# Extracted records
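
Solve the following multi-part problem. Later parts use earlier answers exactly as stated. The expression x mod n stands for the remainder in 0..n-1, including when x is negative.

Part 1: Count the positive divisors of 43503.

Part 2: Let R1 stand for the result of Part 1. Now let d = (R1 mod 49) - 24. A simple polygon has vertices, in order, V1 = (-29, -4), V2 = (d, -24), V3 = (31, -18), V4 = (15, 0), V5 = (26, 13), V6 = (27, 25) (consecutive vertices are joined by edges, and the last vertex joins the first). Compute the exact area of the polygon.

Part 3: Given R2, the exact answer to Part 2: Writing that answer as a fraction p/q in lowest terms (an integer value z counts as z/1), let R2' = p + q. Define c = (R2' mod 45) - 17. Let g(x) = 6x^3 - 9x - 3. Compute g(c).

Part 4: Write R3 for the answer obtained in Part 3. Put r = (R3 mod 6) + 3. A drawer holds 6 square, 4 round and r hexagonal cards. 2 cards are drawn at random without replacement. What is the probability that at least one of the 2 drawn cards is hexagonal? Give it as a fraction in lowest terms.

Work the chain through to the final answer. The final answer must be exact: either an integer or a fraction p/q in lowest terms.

Part 1: 43503 = 3 * 17 * 853; number of divisors = (1+1) * (1+1) * (1+1) = 8; answer 8
Part 2: R1 = 8; d = -16; cross terms: (-29*-24 - -16*-4)=632, (-16*-18 - 31*-24)=1032, (31*0 - 15*-18)=270, (15*13 - 26*0)=195, (26*25 - 27*13)=299, (27*-4 - -29*25)=617; twice the area = |3045| = 3045; area = 3045/2; answer 3045/2
Part 3: R2 = 3045/2; threaded value p + q = 3047; c = 15; 6*(15)^3 - 9*(15)^1 - 3 = (20250) + (-135) + (-3) = 20112; answer 20112
Part 4: R3 = 20112; r = 3; total draws C(13,2) = 78; complement C(10,2) = 45; favorable 78 - 45 = 33; P = 11/26; answer 11/26

11/26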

# Task goal
Consider the material above. Report how many of its lines contain the word "that", and nothing more.

# Solution for this exercise
2